* **TASK**
The entries below are to be copied exactly, with nothing left out.

Records drawn from a dataset

BEGIN

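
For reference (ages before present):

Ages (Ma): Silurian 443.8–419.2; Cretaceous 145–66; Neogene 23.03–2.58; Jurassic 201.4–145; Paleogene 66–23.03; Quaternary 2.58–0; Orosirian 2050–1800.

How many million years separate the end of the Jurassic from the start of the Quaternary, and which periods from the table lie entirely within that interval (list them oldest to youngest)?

The Jurassic closes at 145 Ma and the Quaternary opens at 2.58 Ma, so the interval is 145 − 2.58 = 142.42 Myr.
A period fits inside if it starts at or after 145 Ma and ends at or before 2.58 Ma; oldest first that gives Cretaceous, Paleogene, Neogene.

142.42 million years; Cretaceous, Paleogene, Neogene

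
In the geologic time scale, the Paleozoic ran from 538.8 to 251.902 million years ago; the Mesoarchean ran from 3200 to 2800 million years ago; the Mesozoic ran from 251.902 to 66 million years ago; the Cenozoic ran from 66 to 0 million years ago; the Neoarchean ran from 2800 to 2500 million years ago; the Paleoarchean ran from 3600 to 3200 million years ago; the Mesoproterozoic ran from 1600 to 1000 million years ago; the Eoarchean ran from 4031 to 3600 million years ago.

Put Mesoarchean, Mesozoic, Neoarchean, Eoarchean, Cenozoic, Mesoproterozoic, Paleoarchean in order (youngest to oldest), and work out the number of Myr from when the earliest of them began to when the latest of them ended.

Cenozoic, Mesozoic, Mesoproterozoic, Neoarchean, Mesoarchean, Paleoarchean, Eoarchean; total span 4031 Myr

Start ages (Ma): Eoarchean 4031, Paleoarchean 3600, Mesoarchean 3200, Neoarchean 2800, Mesoproterozoic 1600, Mesozoic 251.902, Cenozoic 66.
Ordered youngest to oldest: Cenozoic, Mesozoic, Mesoproterozoic, Neoarchean, Mesoarchean, Paleoarchean, Eoarchean.
Span = 4031 − 0 = 4031 Myr.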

END

* **RESPONSE**
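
For reference (ages before present):

Ages (Ma): Silurian 443.8–419.2; Cretaceous 145–66; Neogene 23.03–2.58; Jurassic 201.4–145; Paleogene 66–23.03; Quaternary 2.58–0; Orosirian 2050–1800.

How many million years separate the end of the Jurassic from the start of the Quaternary, and which periods from the table lie entirely within that interval (list them oldest to youngest)?

The Jurassic closes at 145 Ma and the Quaternary opens at 2.58 Ma, so the interval is 145 − 2.58 = 142.42 Myr.
A period fits inside if it starts at or after 145 Ma and ends at or before 2.58 Ma; oldest first that gives Cretaceous, Paleogene, Neogene.

142.42 million years; Cretaceous, Paleogene, Neogene

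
In the geologic time scale, the Paleozoic ran from 538.8 to 251.902 million years ago; the Mesoarchean ran from 3200 to 2800 million years ago; the Mesozoic ran from 251.902 to 66 million years ago; the Cenozoic ran from 66 to 0 million years ago; the Neoarchean ran from 2800 to 2500 million years ago; the Paleoarchean ran from 3600 to 3200 million years ago; the Mesoproterozoic ran from 1600 to 1000 million years ago; the Eoarchean ran from 4031 to 3600 million years ago.

Put Mesoarchean, Mesozoic, Neoarchean, Eoarchean, Cenozoic, Mesoproterozoic, Paleoarchean in order (youngest to oldest), and work out the number of Myr from when the earliest of them began to when the latest of them ended.

Cenozoic, Mesozoic, Mesoproterozoic, Neoarchean, Mesoarchean, Paleoarchean, Eoarchean; total span 4031 Myr

Start ages (Ma): Eoarchean 4031, Paleoarchean 3600, Mesoarchean 3200, Neoarchean 2800, Mesoproterozoic 1600, Mesozoic 251.902, Cenozoic 66.
Ordered youngest to oldest: Cenozoic, Mesozoic, Mesoproterozoic, Neoarchean, Mesoarchean, Paleoarchean, Eoarchean.
Span = 4031 − 0 = 4031 Myr.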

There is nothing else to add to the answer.